Print, from the listing below, the lines starting at the line containing "A2(s) = (-2*s - 4)/(3*s - 1)" and ending at the line containing "F3(s) = 1/(2*s + 1)", exactly as they stand, and print nothing else.

[Task input Boundary: Start]

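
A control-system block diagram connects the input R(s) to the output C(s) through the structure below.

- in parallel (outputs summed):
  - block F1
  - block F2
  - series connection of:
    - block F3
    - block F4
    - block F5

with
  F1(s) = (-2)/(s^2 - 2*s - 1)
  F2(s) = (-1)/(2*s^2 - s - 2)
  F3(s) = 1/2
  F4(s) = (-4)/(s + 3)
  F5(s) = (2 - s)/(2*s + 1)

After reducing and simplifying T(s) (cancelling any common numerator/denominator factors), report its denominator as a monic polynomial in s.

The answer is s^6 + s^5 - 33*s^4/4 - 19*s^3/4 + 33*s^2/4 + 29*s/4 + 3/2.

Reasoning:
Step 1: series reduction of F3, F4, F5: (2*s - 4)/(2*s^2 + 7*s + 3)
Step 2: reduce the parallel group F1, F2, (F3*F4*F5): (4*s^5 - 28*s^4 - 11*s^3 + 41*s^2 + 31*s + 7)/(4*s^6 + 4*s^5 - 33*s^4 - 19*s^3 + 33*s^2 + 29*s + 6)
T(s) is the step-2 result (common factors already cancelled). Leading coefficient of the denominator: 4. Divide through by 4 for the monic polynomial.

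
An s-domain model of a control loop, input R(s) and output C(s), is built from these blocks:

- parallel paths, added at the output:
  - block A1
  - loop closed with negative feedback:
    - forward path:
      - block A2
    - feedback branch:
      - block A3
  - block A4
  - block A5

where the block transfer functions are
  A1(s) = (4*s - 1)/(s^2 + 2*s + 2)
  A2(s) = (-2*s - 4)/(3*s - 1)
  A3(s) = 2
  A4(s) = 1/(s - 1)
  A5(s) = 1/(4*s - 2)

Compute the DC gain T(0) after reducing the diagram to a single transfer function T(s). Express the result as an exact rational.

Step 1. apply the feedback formula to A2, A3 = (2*s + 4)/(s + 9)
Step 2. reduce the parallel group A1, [A2/(1+A2*A3)], A4, A5 = (8*s^5 + 41*s^4 + 172*s^3 - 195*s^2 + 130*s - 56)/(4*s^5 + 38*s^4 + 16*s^3 - 26*s^2 - 68*s + 36)
The step-2 result is T(s). Setting s = 0: T(0) = -56/36 = -14/9.

Therefore the answer is -14/9.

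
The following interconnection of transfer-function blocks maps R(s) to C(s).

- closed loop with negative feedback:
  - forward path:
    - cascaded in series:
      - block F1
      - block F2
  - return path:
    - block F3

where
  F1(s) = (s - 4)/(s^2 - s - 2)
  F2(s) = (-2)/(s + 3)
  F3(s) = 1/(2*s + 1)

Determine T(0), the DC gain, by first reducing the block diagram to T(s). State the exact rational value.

Step 1 - multiply F1, F2 (series) = (8 - 2*s)/(s^3 + 2*s^2 - 5*s - 6)
Step 2 - reduce the feedback loop with forward (F1*F2) and return F3 = (-4*s^2 + 14*s + 8)/(2*s^4 + 5*s^3 - 8*s^2 - 19*s + 2)
The step-2 result is T(s). Setting s = 0: T(0) = 8/2 = 4.

Final answer: 4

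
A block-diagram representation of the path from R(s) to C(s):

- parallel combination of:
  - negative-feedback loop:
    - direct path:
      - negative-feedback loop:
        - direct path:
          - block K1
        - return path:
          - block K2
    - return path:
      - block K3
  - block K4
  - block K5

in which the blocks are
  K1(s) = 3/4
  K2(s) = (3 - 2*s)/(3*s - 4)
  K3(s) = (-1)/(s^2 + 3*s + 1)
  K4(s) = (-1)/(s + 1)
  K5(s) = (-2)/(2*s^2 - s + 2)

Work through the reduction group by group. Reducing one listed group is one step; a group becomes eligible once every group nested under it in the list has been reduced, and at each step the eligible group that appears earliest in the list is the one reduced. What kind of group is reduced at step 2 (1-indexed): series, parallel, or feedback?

Step 1. collapse the loop (K1 forward, K2 return)
Step 2. feedback reduction of [K1/(1+K1*K2)], K3
Step 3. reduce the parallel group [[K1/(1+K1*K2)]/(1+[K1/(1+K1*K2)]*K3)], K4, K5
Step 2: feedback.

Final answer: feedback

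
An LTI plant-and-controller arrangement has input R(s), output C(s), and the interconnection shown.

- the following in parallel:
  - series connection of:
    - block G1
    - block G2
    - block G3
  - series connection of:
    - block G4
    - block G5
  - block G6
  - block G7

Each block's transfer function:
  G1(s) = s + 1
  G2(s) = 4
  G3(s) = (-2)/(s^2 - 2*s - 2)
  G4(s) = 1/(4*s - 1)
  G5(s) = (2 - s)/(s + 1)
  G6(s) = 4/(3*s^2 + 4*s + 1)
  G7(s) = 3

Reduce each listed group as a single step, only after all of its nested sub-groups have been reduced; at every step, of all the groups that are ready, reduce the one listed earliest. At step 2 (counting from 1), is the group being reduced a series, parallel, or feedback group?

Step 1: multiply G1, G2, G3 (series)
Step 2: combine G4, G5 in series
Step 3: parallel reduction of (G1*G2*G3), (G4*G5), G6, G7
Step 2: series.

Therefore the answer is series.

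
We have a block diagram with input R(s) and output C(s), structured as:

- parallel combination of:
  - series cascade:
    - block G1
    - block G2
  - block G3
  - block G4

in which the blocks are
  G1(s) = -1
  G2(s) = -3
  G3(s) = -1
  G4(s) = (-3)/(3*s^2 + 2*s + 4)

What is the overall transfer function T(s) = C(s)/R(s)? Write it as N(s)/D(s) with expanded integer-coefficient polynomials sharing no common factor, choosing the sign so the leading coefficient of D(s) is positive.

1. combine G1, G2 in series -> 3
2. add (G1*G2), G3, G4 (parallel), giving the overall T(s)

Final answer: (6*s^2 + 4*s + 5)/(3*s^2 + 2*s + 4)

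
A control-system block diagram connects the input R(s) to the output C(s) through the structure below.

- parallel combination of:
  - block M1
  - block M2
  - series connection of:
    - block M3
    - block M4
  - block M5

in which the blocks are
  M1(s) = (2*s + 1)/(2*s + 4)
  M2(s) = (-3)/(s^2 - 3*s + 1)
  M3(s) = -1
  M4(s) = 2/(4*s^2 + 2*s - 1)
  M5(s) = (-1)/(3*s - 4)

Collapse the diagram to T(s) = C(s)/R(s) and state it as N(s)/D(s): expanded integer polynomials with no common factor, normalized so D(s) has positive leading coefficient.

Answer: (24*s^6 - 88*s^5 - 64*s^4 + 75*s^3 + 213*s^2 - 29*s - 8)/(24*s^6 - 44*s^5 - 122*s^4 + 178*s^3 + 62*s^2 - 84*s + 16)

Working:
(1) multiply M3, M4 (series), giving (-2)/(4*s^2 + 2*s - 1)
(2) reduce the parallel group M1, M2, (M3*M4), M5, which is the overall transfer function T(s) = C(s)/R(s) in lowest terms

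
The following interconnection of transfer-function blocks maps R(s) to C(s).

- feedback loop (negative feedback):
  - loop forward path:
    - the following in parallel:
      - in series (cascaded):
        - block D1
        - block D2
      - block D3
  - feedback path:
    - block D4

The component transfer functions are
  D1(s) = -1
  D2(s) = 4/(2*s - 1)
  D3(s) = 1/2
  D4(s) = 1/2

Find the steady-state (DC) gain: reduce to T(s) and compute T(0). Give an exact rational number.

First reduce the diagram to T(s).

1. series reduction of D1, D2 -> (-4)/(2*s - 1)
2. sum the parallel branches (D1*D2), D3 -> (2*s - 9)/(4*s - 2)
3. apply the feedback formula to ((D1*D2)+D3), D4 -> (4*s - 18)/(10*s - 13)
That last expression is T(s); at s = 0 only the constant terms survive, so T(0) = -18/(-13) = 18/13.

Answer: 18/13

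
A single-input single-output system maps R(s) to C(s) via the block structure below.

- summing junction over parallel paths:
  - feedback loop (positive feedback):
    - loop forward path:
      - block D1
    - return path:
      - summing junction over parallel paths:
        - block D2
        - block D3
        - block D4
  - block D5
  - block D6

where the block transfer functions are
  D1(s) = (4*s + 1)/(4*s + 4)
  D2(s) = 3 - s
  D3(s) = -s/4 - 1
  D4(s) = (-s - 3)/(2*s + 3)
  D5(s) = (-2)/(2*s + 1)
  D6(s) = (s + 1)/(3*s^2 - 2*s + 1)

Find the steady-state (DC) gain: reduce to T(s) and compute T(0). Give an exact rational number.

Step 1. sum the parallel branches D2, D3, D4; result (-10*s^2 - 3*s + 12)/(8*s + 12)
Step 2. apply the feedback formula to D1, (D2+D3+D4); result (32*s^2 + 56*s + 12)/(40*s^3 + 54*s^2 + 35*s + 36)
Step 3. add [D1/(1-D1*(D2+D3+D4))], D5, D6 (parallel); result (32*s^5 + 368*s^4 + 214*s^3 + 67*s^2 + 273*s - 24)/(240*s^6 + 284*s^5 + 156*s^4 + 221*s^3 + 18*s^2 + 35*s + 36)
That last expression is T(s); at s = 0 only the constant terms survive, so T(0) = -24/36 = -2/3.

Answer: -2/3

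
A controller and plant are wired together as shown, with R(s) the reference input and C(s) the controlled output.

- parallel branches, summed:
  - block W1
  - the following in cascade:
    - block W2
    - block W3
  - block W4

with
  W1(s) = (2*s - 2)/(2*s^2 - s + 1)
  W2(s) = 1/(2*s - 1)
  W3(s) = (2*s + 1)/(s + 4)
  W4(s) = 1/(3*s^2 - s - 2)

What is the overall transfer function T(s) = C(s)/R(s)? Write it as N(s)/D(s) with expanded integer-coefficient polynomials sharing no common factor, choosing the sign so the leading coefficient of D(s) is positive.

(1) combine W2, W3 in series; result (2*s + 1)/(2*s^2 + 7*s - 4)
(2) sum the parallel branches W1, (W2*W3), W4: this yields T(s), and no further normalization is needed

Final answer: (24*s^5 + 26*s^4 - 77*s^3 + 15*s^2 + 44*s - 22)/(12*s^6 + 32*s^5 - 59*s^4 + 22*s^3 + 3*s^2 - 18*s + 8)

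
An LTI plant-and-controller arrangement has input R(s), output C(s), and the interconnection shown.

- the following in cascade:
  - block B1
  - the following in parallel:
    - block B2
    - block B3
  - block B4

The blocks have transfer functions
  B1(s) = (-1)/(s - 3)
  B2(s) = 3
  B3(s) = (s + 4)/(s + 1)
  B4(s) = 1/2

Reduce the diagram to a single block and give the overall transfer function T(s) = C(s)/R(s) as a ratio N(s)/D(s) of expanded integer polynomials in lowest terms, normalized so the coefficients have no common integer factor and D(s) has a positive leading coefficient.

First reduce the diagram to T(s).

(1) parallel reduction of B2, B3: (4*s + 7)/(s + 1)
(2) cascade B1, (B2+B3), B4, giving the overall T(s)

Answer: (-4*s - 7)/(2*s^2 - 4*s - 6)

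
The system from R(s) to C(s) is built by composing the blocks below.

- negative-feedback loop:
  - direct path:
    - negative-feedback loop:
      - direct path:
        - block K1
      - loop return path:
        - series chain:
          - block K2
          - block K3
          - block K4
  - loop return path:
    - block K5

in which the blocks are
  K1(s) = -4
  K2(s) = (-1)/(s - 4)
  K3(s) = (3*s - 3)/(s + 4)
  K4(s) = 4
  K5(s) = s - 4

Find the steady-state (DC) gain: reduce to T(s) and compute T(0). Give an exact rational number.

[1] reduce the series chain K2, K3, K4; result (12 - 12*s)/(s^2 - 16)
[2] reduce the feedback loop with forward K1 and return (K2*K3*K4); result (64 - 4*s^2)/(s^2 + 48*s - 64)
[3] apply the feedback formula to [K1/(1+K1*(K2*K3*K4))], K5; result (4*s^2 - 64)/(4*s^3 - 17*s^2 - 112*s + 320)
Evaluating the step-3 result (the overall T(s)) at s = 0 gives T(0) = -64/320 = -1/5.

Therefore the answer is -1/5.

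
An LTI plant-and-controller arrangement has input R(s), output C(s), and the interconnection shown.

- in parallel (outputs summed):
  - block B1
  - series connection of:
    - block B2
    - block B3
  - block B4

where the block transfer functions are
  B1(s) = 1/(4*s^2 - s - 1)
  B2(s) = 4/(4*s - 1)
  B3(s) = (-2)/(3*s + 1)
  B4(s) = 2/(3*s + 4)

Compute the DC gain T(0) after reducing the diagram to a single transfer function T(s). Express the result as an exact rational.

Answer: 15/2

Working:
Step 1 - cascade B2, B3 -> (-8)/(12*s^2 + s - 1)
Step 2 - combine B1, (B2*B3), B4 in parallel -> (96*s^4 - 76*s^3 - 87*s^2 + 57*s + 30)/(144*s^5 + 168*s^4 - 83*s^3 - 68*s^2 + 3*s + 4)
That last expression is T(s); at s = 0 only the constant terms survive, so T(0) = 30/4 = 15/2.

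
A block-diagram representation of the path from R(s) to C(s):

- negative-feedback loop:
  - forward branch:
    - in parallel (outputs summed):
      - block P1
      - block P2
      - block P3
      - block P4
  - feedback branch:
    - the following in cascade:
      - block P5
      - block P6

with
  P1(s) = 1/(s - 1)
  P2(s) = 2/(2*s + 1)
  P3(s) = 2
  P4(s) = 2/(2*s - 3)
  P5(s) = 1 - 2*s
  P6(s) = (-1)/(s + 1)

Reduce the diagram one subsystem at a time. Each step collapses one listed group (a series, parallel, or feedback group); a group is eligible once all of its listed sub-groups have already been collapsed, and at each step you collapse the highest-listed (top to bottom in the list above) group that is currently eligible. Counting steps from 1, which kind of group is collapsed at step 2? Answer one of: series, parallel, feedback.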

[Task input Boundary: End]

Response to the task:
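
  A2(s) = (-2*s - 4)/(3*s - 1)
  A3(s) = 2
  A4(s) = 1/(s - 1)
  A5(s) = 1/(4*s - 2)

Compute the DC gain T(0) after reducing the diagram to a single transfer function T(s). Express the result as an exact rational.

Step 1. apply the feedback formula to A2, A3 = (2*s + 4)/(s + 9)
Step 2. reduce the parallel group A1, [A2/(1+A2*A3)], A4, A5 = (8*s^5 + 41*s^4 + 172*s^3 - 195*s^2 + 130*s - 56)/(4*s^5 + 38*s^4 + 16*s^3 - 26*s^2 - 68*s + 36)
The step-2 result is T(s). Setting s = 0: T(0) = -56/36 = -14/9.

Therefore the answer is -14/9.

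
The following interconnection of transfer-function blocks maps R(s) to C(s).

- closed loop with negative feedback:
  - forward path:
    - cascaded in series:
      - block F1
      - block F2
  - return path:
    - block F3

where
  F1(s) = (s - 4)/(s^2 - s - 2)
  F2(s) = (-2)/(s + 3)
  F3(s) = 1/(2*s + 1)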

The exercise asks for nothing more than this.